--- Records supplied Enclosed Below ---

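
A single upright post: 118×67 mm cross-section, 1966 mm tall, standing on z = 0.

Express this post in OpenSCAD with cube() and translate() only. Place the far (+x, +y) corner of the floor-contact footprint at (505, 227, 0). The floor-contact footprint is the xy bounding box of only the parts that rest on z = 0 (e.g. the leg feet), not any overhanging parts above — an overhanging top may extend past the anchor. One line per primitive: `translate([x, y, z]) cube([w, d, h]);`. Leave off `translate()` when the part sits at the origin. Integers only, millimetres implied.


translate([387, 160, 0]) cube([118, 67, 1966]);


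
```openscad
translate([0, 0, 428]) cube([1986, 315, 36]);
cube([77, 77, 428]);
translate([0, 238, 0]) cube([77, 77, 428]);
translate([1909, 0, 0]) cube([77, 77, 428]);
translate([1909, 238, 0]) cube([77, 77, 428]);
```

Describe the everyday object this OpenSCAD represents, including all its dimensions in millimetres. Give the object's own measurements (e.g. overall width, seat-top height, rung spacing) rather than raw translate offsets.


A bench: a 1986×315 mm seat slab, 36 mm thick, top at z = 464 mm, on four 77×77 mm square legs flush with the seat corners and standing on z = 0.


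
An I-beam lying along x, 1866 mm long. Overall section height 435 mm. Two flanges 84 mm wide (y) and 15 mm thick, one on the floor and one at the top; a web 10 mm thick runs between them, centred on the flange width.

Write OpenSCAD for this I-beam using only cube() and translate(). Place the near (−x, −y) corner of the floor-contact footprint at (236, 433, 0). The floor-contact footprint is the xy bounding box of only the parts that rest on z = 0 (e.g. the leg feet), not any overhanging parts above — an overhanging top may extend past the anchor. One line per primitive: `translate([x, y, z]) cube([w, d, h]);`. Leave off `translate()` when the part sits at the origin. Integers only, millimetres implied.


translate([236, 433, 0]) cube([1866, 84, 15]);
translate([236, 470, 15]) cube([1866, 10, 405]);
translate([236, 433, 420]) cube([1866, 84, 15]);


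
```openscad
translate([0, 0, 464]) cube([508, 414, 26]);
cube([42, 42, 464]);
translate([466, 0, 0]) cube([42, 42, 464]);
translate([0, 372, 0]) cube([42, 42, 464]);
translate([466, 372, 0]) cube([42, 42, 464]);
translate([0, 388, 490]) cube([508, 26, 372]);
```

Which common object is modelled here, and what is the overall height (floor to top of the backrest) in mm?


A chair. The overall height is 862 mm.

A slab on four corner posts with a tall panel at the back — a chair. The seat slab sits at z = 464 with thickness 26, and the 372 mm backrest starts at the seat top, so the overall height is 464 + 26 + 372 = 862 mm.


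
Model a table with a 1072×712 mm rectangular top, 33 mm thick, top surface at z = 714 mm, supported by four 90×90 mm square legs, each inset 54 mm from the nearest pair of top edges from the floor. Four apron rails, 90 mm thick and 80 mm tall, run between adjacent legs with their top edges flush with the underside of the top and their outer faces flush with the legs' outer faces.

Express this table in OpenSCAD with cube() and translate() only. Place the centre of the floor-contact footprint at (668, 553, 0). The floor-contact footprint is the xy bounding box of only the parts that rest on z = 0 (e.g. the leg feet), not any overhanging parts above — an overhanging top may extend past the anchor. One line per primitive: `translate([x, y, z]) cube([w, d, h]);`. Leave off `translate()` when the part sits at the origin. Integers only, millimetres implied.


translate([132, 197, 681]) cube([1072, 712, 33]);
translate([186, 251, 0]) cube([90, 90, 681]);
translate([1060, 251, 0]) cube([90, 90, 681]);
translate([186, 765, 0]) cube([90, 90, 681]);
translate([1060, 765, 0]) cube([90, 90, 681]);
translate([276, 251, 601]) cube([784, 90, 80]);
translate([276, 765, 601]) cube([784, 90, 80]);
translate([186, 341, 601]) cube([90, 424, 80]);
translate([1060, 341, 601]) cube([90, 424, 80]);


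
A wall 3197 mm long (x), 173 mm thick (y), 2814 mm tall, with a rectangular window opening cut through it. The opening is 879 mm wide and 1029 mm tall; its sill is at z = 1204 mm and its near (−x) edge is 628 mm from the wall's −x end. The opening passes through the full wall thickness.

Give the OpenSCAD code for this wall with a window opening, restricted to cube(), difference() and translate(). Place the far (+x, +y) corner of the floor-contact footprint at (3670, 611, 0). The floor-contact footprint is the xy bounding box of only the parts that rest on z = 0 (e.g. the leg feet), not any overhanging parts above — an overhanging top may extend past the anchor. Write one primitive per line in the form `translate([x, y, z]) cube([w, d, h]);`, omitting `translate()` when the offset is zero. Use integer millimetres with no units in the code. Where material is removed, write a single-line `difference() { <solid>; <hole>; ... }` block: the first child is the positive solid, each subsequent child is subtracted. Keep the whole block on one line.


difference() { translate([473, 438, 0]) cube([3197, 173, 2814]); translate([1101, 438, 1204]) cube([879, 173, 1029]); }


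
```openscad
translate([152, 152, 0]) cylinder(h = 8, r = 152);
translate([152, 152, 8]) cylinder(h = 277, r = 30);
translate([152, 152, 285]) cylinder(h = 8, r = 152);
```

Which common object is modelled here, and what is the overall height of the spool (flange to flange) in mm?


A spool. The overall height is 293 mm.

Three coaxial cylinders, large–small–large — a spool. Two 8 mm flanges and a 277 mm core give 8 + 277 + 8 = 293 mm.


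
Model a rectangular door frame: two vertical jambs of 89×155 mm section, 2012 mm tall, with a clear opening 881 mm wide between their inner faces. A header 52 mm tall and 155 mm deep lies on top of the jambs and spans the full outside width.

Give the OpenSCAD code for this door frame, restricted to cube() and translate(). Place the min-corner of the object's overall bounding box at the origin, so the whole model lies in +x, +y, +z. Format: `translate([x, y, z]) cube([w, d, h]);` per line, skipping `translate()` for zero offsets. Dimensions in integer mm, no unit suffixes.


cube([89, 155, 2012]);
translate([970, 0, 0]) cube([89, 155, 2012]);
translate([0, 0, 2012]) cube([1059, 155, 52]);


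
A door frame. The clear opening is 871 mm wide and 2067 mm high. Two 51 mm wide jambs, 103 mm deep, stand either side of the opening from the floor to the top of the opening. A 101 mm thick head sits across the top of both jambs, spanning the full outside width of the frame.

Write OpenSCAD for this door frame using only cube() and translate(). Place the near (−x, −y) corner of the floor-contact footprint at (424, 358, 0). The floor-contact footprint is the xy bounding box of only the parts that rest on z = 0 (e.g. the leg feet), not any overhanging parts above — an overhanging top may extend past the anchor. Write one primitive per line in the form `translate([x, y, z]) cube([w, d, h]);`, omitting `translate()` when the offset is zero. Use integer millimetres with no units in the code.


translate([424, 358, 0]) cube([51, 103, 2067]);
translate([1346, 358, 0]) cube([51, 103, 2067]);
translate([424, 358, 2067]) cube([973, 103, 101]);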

--- End of Enclosed Records supplied ---
--- Records supplied Enclosed Below ---

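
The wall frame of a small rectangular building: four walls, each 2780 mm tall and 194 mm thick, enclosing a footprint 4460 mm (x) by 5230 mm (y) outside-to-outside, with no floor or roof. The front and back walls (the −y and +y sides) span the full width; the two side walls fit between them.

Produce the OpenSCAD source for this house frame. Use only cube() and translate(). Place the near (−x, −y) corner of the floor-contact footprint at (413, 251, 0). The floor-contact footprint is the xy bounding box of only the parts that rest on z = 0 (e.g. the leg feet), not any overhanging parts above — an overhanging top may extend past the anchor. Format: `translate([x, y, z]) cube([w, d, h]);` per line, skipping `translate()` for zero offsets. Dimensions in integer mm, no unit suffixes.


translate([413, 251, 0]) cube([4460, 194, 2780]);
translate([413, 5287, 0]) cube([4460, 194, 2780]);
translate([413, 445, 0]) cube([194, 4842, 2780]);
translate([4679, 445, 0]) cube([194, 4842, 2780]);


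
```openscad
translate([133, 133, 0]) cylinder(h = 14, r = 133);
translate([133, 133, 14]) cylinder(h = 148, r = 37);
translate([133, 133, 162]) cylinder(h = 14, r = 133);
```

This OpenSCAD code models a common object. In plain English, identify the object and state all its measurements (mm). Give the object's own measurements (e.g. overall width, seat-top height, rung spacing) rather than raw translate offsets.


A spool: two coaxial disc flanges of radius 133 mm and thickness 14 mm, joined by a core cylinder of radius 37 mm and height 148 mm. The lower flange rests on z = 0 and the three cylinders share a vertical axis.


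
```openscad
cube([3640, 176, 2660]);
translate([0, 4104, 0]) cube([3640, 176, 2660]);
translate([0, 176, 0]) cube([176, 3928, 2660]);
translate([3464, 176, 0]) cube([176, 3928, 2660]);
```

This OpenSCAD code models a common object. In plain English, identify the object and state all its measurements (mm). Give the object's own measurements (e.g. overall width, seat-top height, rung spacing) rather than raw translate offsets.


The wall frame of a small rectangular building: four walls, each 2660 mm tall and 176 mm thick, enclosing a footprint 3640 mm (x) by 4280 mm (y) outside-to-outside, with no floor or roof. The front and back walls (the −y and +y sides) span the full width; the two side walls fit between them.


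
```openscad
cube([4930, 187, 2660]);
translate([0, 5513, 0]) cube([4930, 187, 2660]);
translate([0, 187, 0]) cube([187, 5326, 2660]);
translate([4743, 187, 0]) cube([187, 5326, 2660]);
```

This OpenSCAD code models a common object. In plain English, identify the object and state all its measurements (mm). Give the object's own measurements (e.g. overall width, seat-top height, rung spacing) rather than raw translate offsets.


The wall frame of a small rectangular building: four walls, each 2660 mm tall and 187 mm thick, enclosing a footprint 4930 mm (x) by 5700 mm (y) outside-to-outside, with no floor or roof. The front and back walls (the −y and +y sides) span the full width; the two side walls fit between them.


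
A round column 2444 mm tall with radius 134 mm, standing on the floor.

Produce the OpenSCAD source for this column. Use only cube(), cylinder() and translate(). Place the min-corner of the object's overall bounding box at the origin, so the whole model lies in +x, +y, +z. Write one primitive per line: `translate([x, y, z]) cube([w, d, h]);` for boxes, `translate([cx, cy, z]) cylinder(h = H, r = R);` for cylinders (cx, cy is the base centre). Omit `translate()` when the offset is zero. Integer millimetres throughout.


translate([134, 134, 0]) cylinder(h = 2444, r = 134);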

--- End of Enclosed Records supplied ---
--- Records supplied Enclosed Below ---

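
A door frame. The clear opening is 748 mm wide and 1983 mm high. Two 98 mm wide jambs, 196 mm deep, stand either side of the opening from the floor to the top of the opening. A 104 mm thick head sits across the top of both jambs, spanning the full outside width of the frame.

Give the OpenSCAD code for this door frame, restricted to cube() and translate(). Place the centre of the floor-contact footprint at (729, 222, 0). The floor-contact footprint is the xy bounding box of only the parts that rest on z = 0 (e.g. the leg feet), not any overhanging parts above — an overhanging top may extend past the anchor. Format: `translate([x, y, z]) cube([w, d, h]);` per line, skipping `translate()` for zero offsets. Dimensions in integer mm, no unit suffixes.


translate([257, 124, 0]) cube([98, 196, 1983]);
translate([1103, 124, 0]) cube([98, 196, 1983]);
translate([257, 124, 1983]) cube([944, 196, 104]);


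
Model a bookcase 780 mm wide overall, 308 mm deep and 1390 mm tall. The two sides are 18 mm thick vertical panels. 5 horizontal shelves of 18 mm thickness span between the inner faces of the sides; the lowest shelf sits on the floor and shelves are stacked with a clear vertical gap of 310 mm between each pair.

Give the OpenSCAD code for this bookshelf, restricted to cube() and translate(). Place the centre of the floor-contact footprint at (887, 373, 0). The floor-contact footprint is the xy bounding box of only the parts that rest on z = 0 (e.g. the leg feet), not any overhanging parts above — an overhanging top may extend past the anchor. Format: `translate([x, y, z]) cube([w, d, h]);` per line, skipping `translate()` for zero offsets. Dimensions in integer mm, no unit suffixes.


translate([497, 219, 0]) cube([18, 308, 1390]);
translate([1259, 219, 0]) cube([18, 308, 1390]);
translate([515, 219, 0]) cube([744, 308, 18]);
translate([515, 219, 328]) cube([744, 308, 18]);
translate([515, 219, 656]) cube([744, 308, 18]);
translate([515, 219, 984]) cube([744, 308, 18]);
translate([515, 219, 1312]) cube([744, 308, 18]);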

--- End of Enclosed Records supplied ---

**Task item**: Filter the records, keeping only lines that contain "either", and show those lines.

**Task solution**:
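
A door frame. The clear opening is 871 mm wide and 2067 mm high. Two 51 mm wide jambs, 103 mm deep, stand either side of the opening from the floor to the top of the opening. A 101 mm thick head sits across the top of both jambs, spanning the full outside width of the frame.
A door frame. The clear opening is 748 mm wide and 1983 mm high. Two 98 mm wide jambs, 196 mm deep, stand either side of the opening from the floor to the top of the opening. A 104 mm thick head sits across the top of both jambs, spanning the full outside width of the frame.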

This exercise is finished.